[WHAT YOU WILL DO]
Could you reproduce the lines below from the one with "- field version" through the one with "R2 (unknown field): a"? Keep both ends and add nothing.

===== EXTRACTED MATERIAL

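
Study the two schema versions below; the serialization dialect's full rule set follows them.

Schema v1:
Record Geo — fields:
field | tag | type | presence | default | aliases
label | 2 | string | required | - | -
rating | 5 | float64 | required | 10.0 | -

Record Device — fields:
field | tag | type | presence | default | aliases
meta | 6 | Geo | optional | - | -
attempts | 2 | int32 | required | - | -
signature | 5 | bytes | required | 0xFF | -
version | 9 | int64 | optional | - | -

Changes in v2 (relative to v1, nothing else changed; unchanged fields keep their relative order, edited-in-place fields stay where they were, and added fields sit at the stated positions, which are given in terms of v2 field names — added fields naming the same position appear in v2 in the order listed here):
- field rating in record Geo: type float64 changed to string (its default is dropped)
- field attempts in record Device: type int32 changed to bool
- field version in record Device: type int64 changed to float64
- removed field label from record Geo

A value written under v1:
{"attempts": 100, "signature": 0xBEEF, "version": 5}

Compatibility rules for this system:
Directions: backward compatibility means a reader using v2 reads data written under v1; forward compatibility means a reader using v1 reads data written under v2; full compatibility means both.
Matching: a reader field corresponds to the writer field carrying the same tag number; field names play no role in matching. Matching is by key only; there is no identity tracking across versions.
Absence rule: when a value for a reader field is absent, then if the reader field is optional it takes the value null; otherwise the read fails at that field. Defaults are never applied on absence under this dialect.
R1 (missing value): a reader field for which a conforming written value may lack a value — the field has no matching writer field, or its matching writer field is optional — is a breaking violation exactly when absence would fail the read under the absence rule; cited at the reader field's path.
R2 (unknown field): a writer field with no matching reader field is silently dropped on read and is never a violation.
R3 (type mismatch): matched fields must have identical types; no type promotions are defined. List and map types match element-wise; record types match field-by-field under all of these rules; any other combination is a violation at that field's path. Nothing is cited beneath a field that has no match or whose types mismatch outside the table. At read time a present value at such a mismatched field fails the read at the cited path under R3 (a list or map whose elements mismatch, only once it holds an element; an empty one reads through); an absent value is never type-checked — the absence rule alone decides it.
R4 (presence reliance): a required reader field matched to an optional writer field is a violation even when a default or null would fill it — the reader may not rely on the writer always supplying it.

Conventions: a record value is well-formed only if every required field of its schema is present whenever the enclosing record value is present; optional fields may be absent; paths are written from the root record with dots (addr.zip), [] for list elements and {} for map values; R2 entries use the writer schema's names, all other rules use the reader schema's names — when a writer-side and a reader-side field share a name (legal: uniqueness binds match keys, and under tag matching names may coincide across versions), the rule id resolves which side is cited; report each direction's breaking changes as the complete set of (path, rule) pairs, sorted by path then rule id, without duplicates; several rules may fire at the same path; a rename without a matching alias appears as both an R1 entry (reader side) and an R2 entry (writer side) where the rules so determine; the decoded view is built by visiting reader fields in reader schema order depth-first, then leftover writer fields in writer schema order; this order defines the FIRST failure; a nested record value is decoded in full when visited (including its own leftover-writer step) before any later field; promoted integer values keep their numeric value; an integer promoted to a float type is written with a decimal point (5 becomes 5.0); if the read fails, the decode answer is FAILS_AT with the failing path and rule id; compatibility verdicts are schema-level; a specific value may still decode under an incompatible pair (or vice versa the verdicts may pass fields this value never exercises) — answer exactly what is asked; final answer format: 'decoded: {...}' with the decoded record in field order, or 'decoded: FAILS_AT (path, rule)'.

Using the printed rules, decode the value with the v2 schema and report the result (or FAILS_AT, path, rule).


the writer's type comes first in each Device pair
migrating the Device value to v2:
  meta := null (not supplied -> null)
  read fails at attempts under R3
  => FAILS_AT (attempts, R3)
the other Device changes do not affect what is asked:
  field rating in record Geo: type float64 changed to string (its default is dropped) -> shifts the Device verdicts, not this decode
  field version in record Device: type int64 changed to float64 -> shifts the Device verdicts, not this decode
  removed field label from record Geo -> shifts the Device verdicts, not this decode

decoded: FAILS_AT (attempts, R3)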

==========

[SOLUTION]
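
- field version in record Device: type int64 changed to float64
- removed field label from record Geo

A value written under v1:
{"attempts": 100, "signature": 0xBEEF, "version": 5}

Compatibility rules for this system:
Directions: backward compatibility means a reader using v2 reads data written under v1; forward compatibility means a reader using v1 reads data written under v2; full compatibility means both.
Matching: a reader field corresponds to the writer field carrying the same tag number; field names play no role in matching. Matching is by key only; there is no identity tracking across versions.
Absence rule: when a value for a reader field is absent, then if the reader field is optional it takes the value null; otherwise the read fails at that field. Defaults are never applied on absence under this dialect.
R1 (missing value): a reader field for which a conforming written value may lack a value — the field has no matching writer field, or its matching writer field is optional — is a breaking violation exactly when absence would fail the read under the absence rule; cited at the reader field's path.
R2 (unknown field): a writer field with no matching reader field is silently dropped on read and is never a violation.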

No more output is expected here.